### Work to complete
Write out each line below exactly as it appears.

Data extracted from a collection
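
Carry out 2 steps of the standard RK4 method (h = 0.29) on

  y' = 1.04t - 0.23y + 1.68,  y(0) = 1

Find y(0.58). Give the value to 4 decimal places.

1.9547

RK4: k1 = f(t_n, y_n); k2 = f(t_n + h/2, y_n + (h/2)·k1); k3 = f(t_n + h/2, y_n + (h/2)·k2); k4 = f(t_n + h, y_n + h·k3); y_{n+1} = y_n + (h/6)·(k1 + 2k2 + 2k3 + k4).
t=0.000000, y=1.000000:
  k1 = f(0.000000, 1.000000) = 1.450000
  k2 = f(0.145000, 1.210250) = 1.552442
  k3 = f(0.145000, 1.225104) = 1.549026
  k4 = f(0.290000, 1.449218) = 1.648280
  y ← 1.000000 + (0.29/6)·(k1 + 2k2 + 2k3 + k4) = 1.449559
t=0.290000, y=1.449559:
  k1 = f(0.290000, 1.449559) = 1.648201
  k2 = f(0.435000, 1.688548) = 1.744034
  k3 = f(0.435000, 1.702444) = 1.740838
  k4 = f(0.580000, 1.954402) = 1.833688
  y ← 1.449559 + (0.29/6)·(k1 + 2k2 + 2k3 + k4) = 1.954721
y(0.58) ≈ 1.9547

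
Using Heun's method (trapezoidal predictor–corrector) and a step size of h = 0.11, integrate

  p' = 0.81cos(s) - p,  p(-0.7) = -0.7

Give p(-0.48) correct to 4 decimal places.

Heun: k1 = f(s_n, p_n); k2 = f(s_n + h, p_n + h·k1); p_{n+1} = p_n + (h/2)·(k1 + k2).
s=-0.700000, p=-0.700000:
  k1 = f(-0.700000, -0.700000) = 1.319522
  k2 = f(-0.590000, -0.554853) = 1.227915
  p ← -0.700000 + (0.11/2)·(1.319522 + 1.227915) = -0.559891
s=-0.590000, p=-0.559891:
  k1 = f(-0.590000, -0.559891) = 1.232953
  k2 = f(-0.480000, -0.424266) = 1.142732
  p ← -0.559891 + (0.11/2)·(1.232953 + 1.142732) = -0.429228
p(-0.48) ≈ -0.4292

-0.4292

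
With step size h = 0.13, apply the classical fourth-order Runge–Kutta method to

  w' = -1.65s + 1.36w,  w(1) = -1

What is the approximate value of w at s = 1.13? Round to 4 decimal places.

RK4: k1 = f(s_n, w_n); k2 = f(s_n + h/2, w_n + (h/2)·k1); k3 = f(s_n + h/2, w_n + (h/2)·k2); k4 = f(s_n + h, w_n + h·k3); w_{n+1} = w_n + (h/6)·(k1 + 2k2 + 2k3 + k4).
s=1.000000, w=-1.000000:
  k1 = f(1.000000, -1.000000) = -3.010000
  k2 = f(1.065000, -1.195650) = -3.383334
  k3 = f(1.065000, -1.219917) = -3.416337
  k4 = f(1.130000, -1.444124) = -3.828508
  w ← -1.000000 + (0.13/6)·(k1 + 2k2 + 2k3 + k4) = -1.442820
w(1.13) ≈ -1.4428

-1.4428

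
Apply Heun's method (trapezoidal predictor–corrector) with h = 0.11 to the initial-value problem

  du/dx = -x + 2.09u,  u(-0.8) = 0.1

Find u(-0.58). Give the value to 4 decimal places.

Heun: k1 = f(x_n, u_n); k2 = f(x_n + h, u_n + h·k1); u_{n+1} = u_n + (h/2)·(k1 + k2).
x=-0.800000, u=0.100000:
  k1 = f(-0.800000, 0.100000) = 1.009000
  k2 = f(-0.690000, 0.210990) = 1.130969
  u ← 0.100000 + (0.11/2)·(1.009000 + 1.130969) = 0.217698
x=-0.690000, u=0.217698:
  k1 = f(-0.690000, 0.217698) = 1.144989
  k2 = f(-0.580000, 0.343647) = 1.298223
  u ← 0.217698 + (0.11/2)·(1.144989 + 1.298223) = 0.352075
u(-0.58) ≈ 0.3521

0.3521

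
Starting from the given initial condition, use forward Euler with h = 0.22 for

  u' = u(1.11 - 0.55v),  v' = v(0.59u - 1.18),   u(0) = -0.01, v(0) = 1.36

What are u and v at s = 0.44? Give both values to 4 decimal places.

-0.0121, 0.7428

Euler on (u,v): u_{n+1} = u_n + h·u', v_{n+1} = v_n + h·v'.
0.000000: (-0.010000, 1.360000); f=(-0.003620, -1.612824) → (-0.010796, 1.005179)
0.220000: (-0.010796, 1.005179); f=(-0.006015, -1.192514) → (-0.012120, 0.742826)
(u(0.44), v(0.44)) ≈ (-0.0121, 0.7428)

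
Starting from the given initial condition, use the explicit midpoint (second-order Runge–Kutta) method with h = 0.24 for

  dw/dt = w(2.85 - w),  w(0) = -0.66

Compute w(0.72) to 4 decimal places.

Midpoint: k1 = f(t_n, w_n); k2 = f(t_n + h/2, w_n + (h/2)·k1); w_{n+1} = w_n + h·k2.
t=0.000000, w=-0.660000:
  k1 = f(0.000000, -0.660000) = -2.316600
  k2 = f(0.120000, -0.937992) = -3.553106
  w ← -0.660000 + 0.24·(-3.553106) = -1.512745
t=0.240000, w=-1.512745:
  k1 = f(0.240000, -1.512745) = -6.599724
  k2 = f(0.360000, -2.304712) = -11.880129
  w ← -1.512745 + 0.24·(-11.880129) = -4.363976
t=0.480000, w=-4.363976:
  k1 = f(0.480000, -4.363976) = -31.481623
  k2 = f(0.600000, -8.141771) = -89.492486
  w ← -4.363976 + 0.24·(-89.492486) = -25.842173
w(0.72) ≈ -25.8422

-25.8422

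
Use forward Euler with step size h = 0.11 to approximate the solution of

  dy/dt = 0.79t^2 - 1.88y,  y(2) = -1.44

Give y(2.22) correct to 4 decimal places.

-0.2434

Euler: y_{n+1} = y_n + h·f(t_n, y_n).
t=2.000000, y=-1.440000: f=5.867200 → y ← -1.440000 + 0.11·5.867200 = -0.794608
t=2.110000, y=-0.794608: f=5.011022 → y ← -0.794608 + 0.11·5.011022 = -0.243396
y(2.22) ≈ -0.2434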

### Your solution
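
Carry out 2 steps of the standard RK4 method (h = 0.29) on

  y' = 1.04t - 0.23y + 1.68,  y(0) = 1

Find y(0.58). Give the value to 4 decimal places.

1.9547

RK4: k1 = f(t_n, y_n); k2 = f(t_n + h/2, y_n + (h/2)·k1); k3 = f(t_n + h/2, y_n + (h/2)·k2); k4 = f(t_n + h, y_n + h·k3); y_{n+1} = y_n + (h/6)·(k1 + 2k2 + 2k3 + k4).
t=0.000000, y=1.000000:
  k1 = f(0.000000, 1.000000) = 1.450000
  k2 = f(0.145000, 1.210250) = 1.552442
  k3 = f(0.145000, 1.225104) = 1.549026
  k4 = f(0.290000, 1.449218) = 1.648280
  y ← 1.000000 + (0.29/6)·(k1 + 2k2 + 2k3 + k4) = 1.449559
t=0.290000, y=1.449559:
  k1 = f(0.290000, 1.449559) = 1.648201
  k2 = f(0.435000, 1.688548) = 1.744034
  k3 = f(0.435000, 1.702444) = 1.740838
  k4 = f(0.580000, 1.954402) = 1.833688
  y ← 1.449559 + (0.29/6)·(k1 + 2k2 + 2k3 + k4) = 1.954721
y(0.58) ≈ 1.9547

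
Using Heun's method (trapezoidal predictor–corrector) and a step size of h = 0.11, integrate

  p' = 0.81cos(s) - p,  p(-0.7) = -0.7

Give p(-0.48) correct to 4 decimal places.

Heun: k1 = f(s_n, p_n); k2 = f(s_n + h, p_n + h·k1); p_{n+1} = p_n + (h/2)·(k1 + k2).
s=-0.700000, p=-0.700000:
  k1 = f(-0.700000, -0.700000) = 1.319522
  k2 = f(-0.590000, -0.554853) = 1.227915
  p ← -0.700000 + (0.11/2)·(1.319522 + 1.227915) = -0.559891
s=-0.590000, p=-0.559891:
  k1 = f(-0.590000, -0.559891) = 1.232953
  k2 = f(-0.480000, -0.424266) = 1.142732
  p ← -0.559891 + (0.11/2)·(1.232953 + 1.142732) = -0.429228
p(-0.48) ≈ -0.4292

-0.4292

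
With step size h = 0.13, apply the classical fourth-order Runge–Kutta method to

  w' = -1.65s + 1.36w,  w(1) = -1

What is the approximate value of w at s = 1.13? Round to 4 decimal places.

RK4: k1 = f(s_n, w_n); k2 = f(s_n + h/2, w_n + (h/2)·k1); k3 = f(s_n + h/2, w_n + (h/2)·k2); k4 = f(s_n + h, w_n + h·k3); w_{n+1} = w_n + (h/6)·(k1 + 2k2 + 2k3 + k4).
s=1.000000, w=-1.000000:
  k1 = f(1.000000, -1.000000) = -3.010000
  k2 = f(1.065000, -1.195650) = -3.383334
  k3 = f(1.065000, -1.219917) = -3.416337
  k4 = f(1.130000, -1.444124) = -3.828508
  w ← -1.000000 + (0.13/6)·(k1 + 2k2 + 2k3 + k4) = -1.442820
w(1.13) ≈ -1.4428

-1.4428

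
Apply Heun's method (trapezoidal predictor–corrector) with h = 0.11 to the initial-value problem

  du/dx = -x + 2.09u,  u(-0.8) = 0.1

Find u(-0.58). Give the value to 4 decimal places.

Heun: k1 = f(x_n, u_n); k2 = f(x_n + h, u_n + h·k1); u_{n+1} = u_n + (h/2)·(k1 + k2).
x=-0.800000, u=0.100000:
  k1 = f(-0.800000, 0.100000) = 1.009000
  k2 = f(-0.690000, 0.210990) = 1.130969
  u ← 0.100000 + (0.11/2)·(1.009000 + 1.130969) = 0.217698
x=-0.690000, u=0.217698:
  k1 = f(-0.690000, 0.217698) = 1.144989
  k2 = f(-0.580000, 0.343647) = 1.298223
  u ← 0.217698 + (0.11/2)·(1.144989 + 1.298223) = 0.352075
u(-0.58) ≈ 0.3521

0.3521

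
Starting from the given initial condition, use forward Euler with h = 0.22 for

  u' = u(1.11 - 0.55v),  v' = v(0.59u - 1.18),   u(0) = -0.01, v(0) = 1.36

What are u and v at s = 0.44? Give both values to 4 decimal places.

-0.0121, 0.7428

Euler on (u,v): u_{n+1} = u_n + h·u', v_{n+1} = v_n + h·v'.
0.000000: (-0.010000, 1.360000); f=(-0.003620, -1.612824) → (-0.010796, 1.005179)
0.220000: (-0.010796, 1.005179); f=(-0.006015, -1.192514) → (-0.012120, 0.742826)
(u(0.44), v(0.44)) ≈ (-0.0121, 0.7428)

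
Starting from the given initial condition, use the explicit midpoint (second-order Runge–Kutta) method with h = 0.24 for

  dw/dt = w(2.85 - w),  w(0) = -0.66

Compute w(0.72) to 4 decimal places.

Midpoint: k1 = f(t_n, w_n); k2 = f(t_n + h/2, w_n + (h/2)·k1); w_{n+1} = w_n + h·k2.
t=0.000000, w=-0.660000:
  k1 = f(0.000000, -0.660000) = -2.316600
  k2 = f(0.120000, -0.937992) = -3.553106
  w ← -0.660000 + 0.24·(-3.553106) = -1.512745
t=0.240000, w=-1.512745:
  k1 = f(0.240000, -1.512745) = -6.599724
  k2 = f(0.360000, -2.304712) = -11.880129
  w ← -1.512745 + 0.24·(-11.880129) = -4.363976
t=0.480000, w=-4.363976:
  k1 = f(0.480000, -4.363976) = -31.481623
  k2 = f(0.600000, -8.141771) = -89.492486
  w ← -4.363976 + 0.24·(-89.492486) = -25.842173
w(0.72) ≈ -25.8422

-25.8422

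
Use forward Euler with step size h = 0.11 to approximate the solution of

  dy/dt = 0.79t^2 - 1.88y,  y(2) = -1.44

Give y(2.22) correct to 4 decimal places.

-0.2434

Euler: y_{n+1} = y_n + h·f(t_n, y_n).
t=2.000000, y=-1.440000: f=5.867200 → y ← -1.440000 + 0.11·5.867200 = -0.794608
t=2.110000, y=-0.794608: f=5.011022 → y ← -0.794608 + 0.11·5.011022 = -0.243396
y(2.22) ≈ -0.2434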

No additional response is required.